**Working data**:
_ _ _ _ _

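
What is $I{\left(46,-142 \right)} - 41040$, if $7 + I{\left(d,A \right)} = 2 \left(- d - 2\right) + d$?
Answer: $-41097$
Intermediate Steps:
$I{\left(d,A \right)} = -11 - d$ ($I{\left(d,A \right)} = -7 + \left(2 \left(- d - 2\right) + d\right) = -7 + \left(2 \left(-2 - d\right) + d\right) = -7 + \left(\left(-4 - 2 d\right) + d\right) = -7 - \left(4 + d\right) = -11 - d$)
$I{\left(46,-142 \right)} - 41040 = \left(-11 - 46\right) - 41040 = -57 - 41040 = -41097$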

_ _ _ _ _

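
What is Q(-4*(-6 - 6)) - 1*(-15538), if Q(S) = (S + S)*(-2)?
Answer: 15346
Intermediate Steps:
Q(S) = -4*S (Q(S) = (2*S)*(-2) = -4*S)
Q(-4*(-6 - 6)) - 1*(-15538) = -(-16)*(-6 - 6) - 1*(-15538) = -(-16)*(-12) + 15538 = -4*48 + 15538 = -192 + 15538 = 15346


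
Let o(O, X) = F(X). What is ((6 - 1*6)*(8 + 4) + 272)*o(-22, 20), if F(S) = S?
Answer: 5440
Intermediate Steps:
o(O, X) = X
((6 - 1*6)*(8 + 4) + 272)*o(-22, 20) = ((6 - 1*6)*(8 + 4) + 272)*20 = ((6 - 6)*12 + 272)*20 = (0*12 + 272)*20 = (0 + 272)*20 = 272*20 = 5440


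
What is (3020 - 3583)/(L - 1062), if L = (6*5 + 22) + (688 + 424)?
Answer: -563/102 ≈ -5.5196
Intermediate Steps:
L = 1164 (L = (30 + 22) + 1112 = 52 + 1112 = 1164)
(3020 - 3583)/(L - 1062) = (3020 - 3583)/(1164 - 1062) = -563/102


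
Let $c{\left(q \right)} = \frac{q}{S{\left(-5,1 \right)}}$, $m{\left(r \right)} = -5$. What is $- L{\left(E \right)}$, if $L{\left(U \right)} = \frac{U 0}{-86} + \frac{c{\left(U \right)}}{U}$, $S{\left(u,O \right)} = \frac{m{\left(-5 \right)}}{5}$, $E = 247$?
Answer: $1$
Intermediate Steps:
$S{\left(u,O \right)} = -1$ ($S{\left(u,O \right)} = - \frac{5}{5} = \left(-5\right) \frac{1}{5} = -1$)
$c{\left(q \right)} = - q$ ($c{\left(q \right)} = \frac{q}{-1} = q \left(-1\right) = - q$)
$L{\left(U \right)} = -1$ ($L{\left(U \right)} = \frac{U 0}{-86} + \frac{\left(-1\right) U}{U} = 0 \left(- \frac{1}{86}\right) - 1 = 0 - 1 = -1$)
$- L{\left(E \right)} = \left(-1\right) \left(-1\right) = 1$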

_ _ _ _ _

**Task details**:
Your job is to return all lines above that hold the word "What".

**Answer box**:
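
What is $I{\left(46,-142 \right)} - 41040$, if $7 + I{\left(d,A \right)} = 2 \left(- d - 2\right) + d$?
What is Q(-4*(-6 - 6)) - 1*(-15538), if Q(S) = (S + S)*(-2)?
Let o(O, X) = F(X). What is ((6 - 1*6)*(8 + 4) + 272)*o(-22, 20), if F(S) = S?
What is (3020 - 3583)/(L - 1062), if L = (6*5 + 22) + (688 + 424)?
Let $c{\left(q \right)} = \frac{q}{S{\left(-5,1 \right)}}$, $m{\left(r \right)} = -5$. What is $- L{\left(E \right)}$, if $L{\left(U \right)} = \frac{U 0}{-86} + \frac{c{\left(U \right)}}{U}$, $S{\left(u,O \right)} = \frac{m{\left(-5 \right)}}{5}$, $E = 247$?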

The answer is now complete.